Below are some records. Return exactly the lines from the one containing "Using LRU replacement" through the one containing "69, 56, 44, 51", both included, and only those.
*** RECORDS ***
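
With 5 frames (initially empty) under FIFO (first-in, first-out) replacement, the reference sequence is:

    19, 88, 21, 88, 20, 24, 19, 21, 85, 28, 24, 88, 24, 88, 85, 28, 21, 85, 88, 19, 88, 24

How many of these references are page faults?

19: miss, frames {19}
88: miss, frames {19,88}
21: miss, frames {19,88,21}
88: hit
20: miss, frames {19,88,21,20}
24: miss, frames {19,88,21,20,24}
19: hit
21: hit
85: miss, evict 19, frames {88,21,20,24,85}
28: miss, evict 88, frames {21,20,24,85,28}
24: hit
88: miss, evict 21, frames {20,24,85,28,88}
24: hit
88: hit
85: hit
28: hit
21: miss, evict 20, frames {24,85,28,88,21}
85: hit
88: hit
19: miss, evict 24, frames {85,28,88,21,19}
88: hit
24: miss, evict 85, frames {28,88,21,19,24}
Page faults: 11.

11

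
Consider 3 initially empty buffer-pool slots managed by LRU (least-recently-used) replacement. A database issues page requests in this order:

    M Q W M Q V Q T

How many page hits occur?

M -> miss, frames {M}
Q -> miss, frames {M,Q}
W -> miss, frames {M,Q,W}
M -> hit
Q -> hit
V -> miss, evict W, frames {M,Q,V}
Q -> hit
T -> miss, evict M, frames {V,Q,T}
Hits: 3.

3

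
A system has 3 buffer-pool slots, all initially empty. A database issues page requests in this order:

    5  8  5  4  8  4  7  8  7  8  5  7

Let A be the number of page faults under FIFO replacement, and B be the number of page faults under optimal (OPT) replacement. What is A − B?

1

Under FIFO: F F . F . . F . . . F . → 5 faults.
Under OPT: F F . F . . F . . . . . → 4 faults.
A − B = 5 − 4 = 1.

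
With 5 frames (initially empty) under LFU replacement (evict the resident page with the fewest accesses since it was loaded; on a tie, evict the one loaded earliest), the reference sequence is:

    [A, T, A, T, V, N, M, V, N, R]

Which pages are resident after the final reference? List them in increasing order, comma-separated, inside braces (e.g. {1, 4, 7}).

A: fault, frames {A}
T: fault, frames {A,T}
A: hit
T: hit
V: fault, frames {A,T,V}
N: fault, frames {A,T,V,N}
M: fault, frames {A,T,V,N,M}
V: hit
N: hit
R: fault, evict M, frames {A,T,V,N,R}

{A, N, R, T, V}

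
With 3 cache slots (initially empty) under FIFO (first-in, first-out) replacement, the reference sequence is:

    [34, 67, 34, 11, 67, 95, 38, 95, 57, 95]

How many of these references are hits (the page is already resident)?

34 -> miss, frames [34]
67 -> miss, frames [34, 67]
34 -> hit
11 -> miss, frames [34, 67, 11]
67 -> hit
95 -> miss, evict 34, frames [67, 11, 95]
38 -> miss, evict 67, frames [11, 95, 38]
95 -> hit
57 -> miss, evict 11, frames [95, 38, 57]
95 -> hit
Hits: 4.

4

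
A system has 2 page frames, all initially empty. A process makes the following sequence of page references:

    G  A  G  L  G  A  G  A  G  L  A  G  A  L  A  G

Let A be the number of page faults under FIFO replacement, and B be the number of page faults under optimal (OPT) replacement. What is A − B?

2

Under FIFO: F F . F F F . . . F . F F F . F → 10 faults.
Under OPT: F F . F . F . . . F . F . F . F → 8 faults.
A − B = 10 − 8 = 2.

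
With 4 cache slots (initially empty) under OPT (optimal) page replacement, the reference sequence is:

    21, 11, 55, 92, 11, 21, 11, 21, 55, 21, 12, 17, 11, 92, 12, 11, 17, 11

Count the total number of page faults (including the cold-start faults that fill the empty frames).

6

21 -> fault, frames (21)
11 -> fault, frames (21 11)
55 -> fault, frames (21 11 55)
92 -> fault, frames (21 11 55 92)
11 -> hit
21 -> hit
11 -> hit
21 -> hit
55 -> hit
21 -> hit
12 -> fault, evict 55, frames (21 11 92 12)
17 -> fault, evict 21, frames (11 92 12 17)
11 -> hit
92 -> hit
12 -> hit
11 -> hit
17 -> hit
11 -> hit
Page faults: 6.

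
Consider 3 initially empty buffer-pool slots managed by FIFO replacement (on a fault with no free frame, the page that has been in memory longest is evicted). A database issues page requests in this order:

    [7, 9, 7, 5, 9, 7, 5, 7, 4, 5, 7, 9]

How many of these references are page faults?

7 → miss, frames (7)
9 → miss, frames (7 9)
7 → hit
5 → miss, frames (7 9 5)
9 → hit
7 → hit
5 → hit
7 → hit
4 → miss, evict 7, frames (9 5 4)
5 → hit
7 → miss, evict 9, frames (5 4 7)
9 → miss, evict 5, frames (4 7 9)
Page faults: 6.

6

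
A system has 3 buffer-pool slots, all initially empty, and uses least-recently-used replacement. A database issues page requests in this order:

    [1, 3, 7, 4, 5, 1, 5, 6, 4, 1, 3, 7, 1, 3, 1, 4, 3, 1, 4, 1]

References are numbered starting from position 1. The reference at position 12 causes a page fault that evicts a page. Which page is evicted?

4

pos 1: 1 -> fault, frames (1)
pos 2: 3 -> fault, frames (1 3)
pos 3: 7 -> fault, frames (1 3 7)
pos 4: 4 -> fault, evict 1, frames (3 7 4)
pos 5: 5 -> fault, evict 3, frames (7 4 5)
pos 6: 1 -> fault, evict 7, frames (4 5 1)
pos 7: 5 -> hit
pos 8: 6 -> fault, evict 4, frames (1 5 6)
pos 9: 4 -> fault, evict 1, frames (5 6 4)
pos 10: 1 -> fault, evict 5, frames (6 4 1)
pos 11: 3 -> fault, evict 6, frames (4 1 3)
pos 12: 7 -> fault, evict 4, frames (1 3 7)
At position 12, page 4 is evicted.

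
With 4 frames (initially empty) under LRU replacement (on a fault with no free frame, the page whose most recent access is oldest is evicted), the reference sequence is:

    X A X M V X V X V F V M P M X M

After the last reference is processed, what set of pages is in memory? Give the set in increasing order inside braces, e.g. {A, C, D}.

{M, P, V, X}

X: fault, frames {X}
A: fault, frames {X,A}
X: hit
M: fault, frames {A,X,M}
V: fault, frames {A,X,M,V}
X: hit
V: hit
X: hit
V: hit
F: fault, evict A, frames {M,X,V,F}
V: hit
M: hit
P: fault, evict X, frames {F,V,M,P}
M: hit
X: fault, evict F, frames {V,P,M,X}
M: hit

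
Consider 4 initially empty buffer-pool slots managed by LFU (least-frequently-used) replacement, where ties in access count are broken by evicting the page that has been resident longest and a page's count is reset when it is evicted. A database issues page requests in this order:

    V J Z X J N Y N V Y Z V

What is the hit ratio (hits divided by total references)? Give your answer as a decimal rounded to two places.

V -> fault, frames (V)
J -> fault, frames (V J)
Z -> fault, frames (V J Z)
X -> fault, frames (V J Z X)
J -> hit
N -> fault, evict V, frames (J Z X N)
Y -> fault, evict Z, frames (J X N Y)
N -> hit
V -> fault, evict X, frames (J N Y V)
Y -> hit
Z -> fault, evict V, frames (J N Y Z)
V -> fault, evict Z, frames (J N Y V)
Hits: 3 of 12 references → 3/12 = 0.2500.

0.25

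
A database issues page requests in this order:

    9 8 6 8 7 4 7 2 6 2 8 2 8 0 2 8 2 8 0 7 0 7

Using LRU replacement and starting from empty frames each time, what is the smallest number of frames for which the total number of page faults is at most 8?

f=1: 22 faults
f=2: 13 faults
f=3: 10 faults
f=4: 10 faults
f=5: 7 faults
f=6: 7 faults
f=7: 7 faults
Smallest f with faults ≤ 8 is 5.

5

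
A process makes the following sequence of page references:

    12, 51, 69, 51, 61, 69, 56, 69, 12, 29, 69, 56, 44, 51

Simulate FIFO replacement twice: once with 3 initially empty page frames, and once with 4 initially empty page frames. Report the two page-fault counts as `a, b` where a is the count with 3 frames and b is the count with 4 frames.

11, 10

3 frames: F F F . F . F . F F F F F F → 11 faults.
4 frames: F F F . F . F . F F F . F F → 10 faults.
10 < 11: adding a frame reduced faults, as is typical.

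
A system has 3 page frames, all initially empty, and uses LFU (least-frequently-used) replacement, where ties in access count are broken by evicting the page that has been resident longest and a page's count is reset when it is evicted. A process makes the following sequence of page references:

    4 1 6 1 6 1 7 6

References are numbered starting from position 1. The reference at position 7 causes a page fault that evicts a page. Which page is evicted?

4

pos 1: 4 → fault, frames {4}
pos 2: 1 → fault, frames {4,1}
pos 3: 6 → fault, frames {4,1,6}
pos 4: 1 → hit
pos 5: 6 → hit
pos 6: 1 → hit
pos 7: 7 → fault, evict 4, frames {1,6,7}
At position 7, page 4 is evicted.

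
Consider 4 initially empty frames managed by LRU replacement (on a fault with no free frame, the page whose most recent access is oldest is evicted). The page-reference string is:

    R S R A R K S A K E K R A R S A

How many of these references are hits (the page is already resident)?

9

R: miss, frames (R)
S: miss, frames (R S)
R: hit
A: miss, frames (S R A)
R: hit
K: miss, frames (S A R K)
S: hit
A: hit
K: hit
E: miss, evict R, frames (S A K E)
K: hit
R: miss, evict S, frames (A E K R)
A: hit
R: hit
S: miss, evict E, frames (K A R S)
A: hit
Hits: 9.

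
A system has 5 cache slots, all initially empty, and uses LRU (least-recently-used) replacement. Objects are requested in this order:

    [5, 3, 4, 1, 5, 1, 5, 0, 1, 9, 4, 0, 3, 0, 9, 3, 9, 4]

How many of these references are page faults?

5: fault, frames (5)
3: fault, frames (5 3)
4: fault, frames (5 3 4)
1: fault, frames (5 3 4 1)
5: hit
1: hit
5: hit
0: fault, frames (3 4 1 5 0)
1: hit
9: fault, evict 3, frames (4 5 0 1 9)
4: hit
0: hit
3: fault, evict 5, frames (1 9 4 0 3)
0: hit
9: hit
3: hit
9: hit
4: hit
Page faults: 7.

7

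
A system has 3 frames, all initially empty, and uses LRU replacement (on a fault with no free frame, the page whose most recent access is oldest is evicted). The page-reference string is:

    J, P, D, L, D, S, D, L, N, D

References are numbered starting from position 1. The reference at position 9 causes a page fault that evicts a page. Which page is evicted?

pos 1: J → miss, frames (J)
pos 2: P → miss, frames (J P)
pos 3: D → miss, frames (J P D)
pos 4: L → miss, evict J, frames (P D L)
pos 5: D → hit
pos 6: S → miss, evict P, frames (L D S)
pos 7: D → hit
pos 8: L → hit
pos 9: N → miss, evict S, frames (D L N)
At position 9, page S is evicted.

S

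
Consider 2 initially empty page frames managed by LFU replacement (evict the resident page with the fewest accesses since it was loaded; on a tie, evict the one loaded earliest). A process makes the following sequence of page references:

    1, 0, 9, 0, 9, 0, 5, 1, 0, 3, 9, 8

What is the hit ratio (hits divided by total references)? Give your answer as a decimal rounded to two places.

1 -> fault, frames (1)
0 -> fault, frames (1 0)
9 -> fault, evict 1, frames (0 9)
0 -> hit
9 -> hit
0 -> hit
5 -> fault, evict 9, frames (0 5)
1 -> fault, evict 5, frames (0 1)
0 -> hit
3 -> fault, evict 1, frames (0 3)
9 -> fault, evict 3, frames (0 9)
8 -> fault, evict 9, frames (0 8)
Hits: 4 of 12 references → 4/12 = 0.3333.

0.33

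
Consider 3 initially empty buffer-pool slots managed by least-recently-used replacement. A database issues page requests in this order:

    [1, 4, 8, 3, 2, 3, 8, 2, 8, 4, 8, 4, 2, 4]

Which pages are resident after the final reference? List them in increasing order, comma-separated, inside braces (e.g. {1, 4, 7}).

{2, 4, 8}

1 → fault, frames {1}
4 → fault, frames {1,4}
8 → fault, frames {1,4,8}
3 → fault, evict 1, frames {4,8,3}
2 → fault, evict 4, frames {8,3,2}
3 → hit
8 → hit
2 → hit
8 → hit
4 → fault, evict 3, frames {2,8,4}
8 → hit
4 → hit
2 → hit
4 → hit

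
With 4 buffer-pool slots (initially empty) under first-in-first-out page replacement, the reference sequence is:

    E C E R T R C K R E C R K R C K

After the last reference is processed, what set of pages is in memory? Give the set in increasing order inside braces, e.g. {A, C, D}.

E: fault, frames [E]
C: fault, frames [E, C]
E: hit
R: fault, frames [E, C, R]
T: fault, frames [E, C, R, T]
R: hit
C: hit
K: fault, evict E, frames [C, R, T, K]
R: hit
E: fault, evict C, frames [R, T, K, E]
C: fault, evict R, frames [T, K, E, C]
R: fault, evict T, frames [K, E, C, R]
K: hit
R: hit
C: hit
K: hit

{C, E, K, R}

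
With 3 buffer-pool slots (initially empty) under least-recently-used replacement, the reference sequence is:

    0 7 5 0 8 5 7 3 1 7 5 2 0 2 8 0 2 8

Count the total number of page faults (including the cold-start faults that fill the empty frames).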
*** End of RECORDS ***
OUTPUT FOR THIS EXERCISE>
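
Using LRU replacement and starting from empty frames each time, what is the smallest number of frames for which the total number of page faults is at most 8?

f=1: 22 faults
f=2: 13 faults
f=3: 10 faults
f=4: 10 faults
f=5: 7 faults
f=6: 7 faults
f=7: 7 faults
Smallest f with faults ≤ 8 is 5.

5

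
A process makes the following sequence of page references:

    12, 51, 69, 51, 61, 69, 56, 69, 12, 29, 69, 56, 44, 51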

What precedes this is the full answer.